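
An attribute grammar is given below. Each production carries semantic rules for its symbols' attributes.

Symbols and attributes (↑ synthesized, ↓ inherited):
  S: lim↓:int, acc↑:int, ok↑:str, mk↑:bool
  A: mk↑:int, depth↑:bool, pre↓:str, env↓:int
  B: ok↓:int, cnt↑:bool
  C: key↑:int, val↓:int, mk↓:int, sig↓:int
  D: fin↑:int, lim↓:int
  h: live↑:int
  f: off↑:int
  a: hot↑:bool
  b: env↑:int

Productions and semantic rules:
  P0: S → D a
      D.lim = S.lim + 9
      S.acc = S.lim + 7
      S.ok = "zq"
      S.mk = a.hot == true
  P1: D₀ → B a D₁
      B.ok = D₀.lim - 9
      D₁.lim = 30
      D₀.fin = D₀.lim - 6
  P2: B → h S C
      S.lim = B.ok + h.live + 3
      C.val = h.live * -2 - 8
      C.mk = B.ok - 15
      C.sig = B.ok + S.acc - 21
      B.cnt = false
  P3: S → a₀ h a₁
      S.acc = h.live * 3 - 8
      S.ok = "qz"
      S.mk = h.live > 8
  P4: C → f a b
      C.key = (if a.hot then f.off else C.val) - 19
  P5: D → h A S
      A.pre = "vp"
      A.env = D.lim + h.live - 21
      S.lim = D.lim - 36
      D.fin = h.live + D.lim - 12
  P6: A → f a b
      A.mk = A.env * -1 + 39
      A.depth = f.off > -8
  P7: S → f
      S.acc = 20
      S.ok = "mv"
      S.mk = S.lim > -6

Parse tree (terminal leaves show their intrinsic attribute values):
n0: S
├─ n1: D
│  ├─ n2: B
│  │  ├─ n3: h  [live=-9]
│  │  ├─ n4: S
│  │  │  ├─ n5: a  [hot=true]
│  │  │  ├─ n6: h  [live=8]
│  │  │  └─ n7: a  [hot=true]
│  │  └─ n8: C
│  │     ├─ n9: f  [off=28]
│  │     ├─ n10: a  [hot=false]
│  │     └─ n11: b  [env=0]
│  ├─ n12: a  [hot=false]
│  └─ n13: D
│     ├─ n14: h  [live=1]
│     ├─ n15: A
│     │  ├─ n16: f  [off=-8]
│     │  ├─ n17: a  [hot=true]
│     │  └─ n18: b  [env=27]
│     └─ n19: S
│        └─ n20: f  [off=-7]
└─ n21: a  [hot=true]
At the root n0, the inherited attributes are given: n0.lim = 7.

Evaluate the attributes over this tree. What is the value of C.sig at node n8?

2

1. n0.lim = 7  [given at root]
2. n1.lim = 16  [S.lim + 9]
3. n2.ok = 7  [D₀.lim - 9]
4. n3.live = -9  [terminal]
5. n4.lim = 1  [B.ok + h.live + 3]
6. n5.hot = true  [terminal]
7. n6.live = 8  [terminal]
8. n7.hot = true  [terminal]
9. n4.acc = 16  [h.live * 3 - 8]
10. n4.ok = "qz"  ["qz"]
11. n4.mk = false  [h.live > 8]
12. n8.val = 10  [h.live * -2 - 8]
13. n8.mk = -8  [B.ok - 15]
14. n8.sig = 2  [B.ok + S.acc - 21]
15. n9.off = 28  [terminal]
16. n10.hot = false  [terminal]
17. n11.env = 0  [terminal]
18. n8.key = -9  [(if a.hot then f.off else C.val) - 19]
19. n2.cnt = false  [false]
20. n12.hot = false  [terminal]
21. n13.lim = 30  [30]
22. n14.live = 1  [terminal]
23. n15.pre = "vp"  ["vp"]
24. n15.env = 10  [D.lim + h.live - 21]
25. n16.off = -8  [terminal]
26. n17.hot = true  [terminal]
27. n18.env = 27  [terminal]
28. n15.mk = 29  [A.env * -1 + 39]
29. n15.depth = false  [f.off > -8]
30. n19.lim = -6  [D.lim - 36]
31. n20.off = -7  [terminal]
32. n19.acc = 20  [20]
33. n19.ok = "mv"  ["mv"]
34. n19.mk = false  [S.lim > -6]
35. n13.fin = 19  [h.live + D.lim - 12]
36. n1.fin = 10  [D₀.lim - 6]
37. n21.hot = true  [terminal]
38. n0.acc = 14  [S.lim + 7]
39. n0.ok = "zq"  ["zq"]
40. n0.mk = true  [a.hot == true]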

#####

**What to do**.
Every line above carrying the word "bool" needs to be shown.

**Response box**.
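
  S: lim↓:int, acc↑:int, ok↑:str, mk↑:bool
  A: mk↑:int, depth↑:bool, pre↓:str, env↓:int
  B: ok↓:int, cnt↑:bool
  a: hot↑:bool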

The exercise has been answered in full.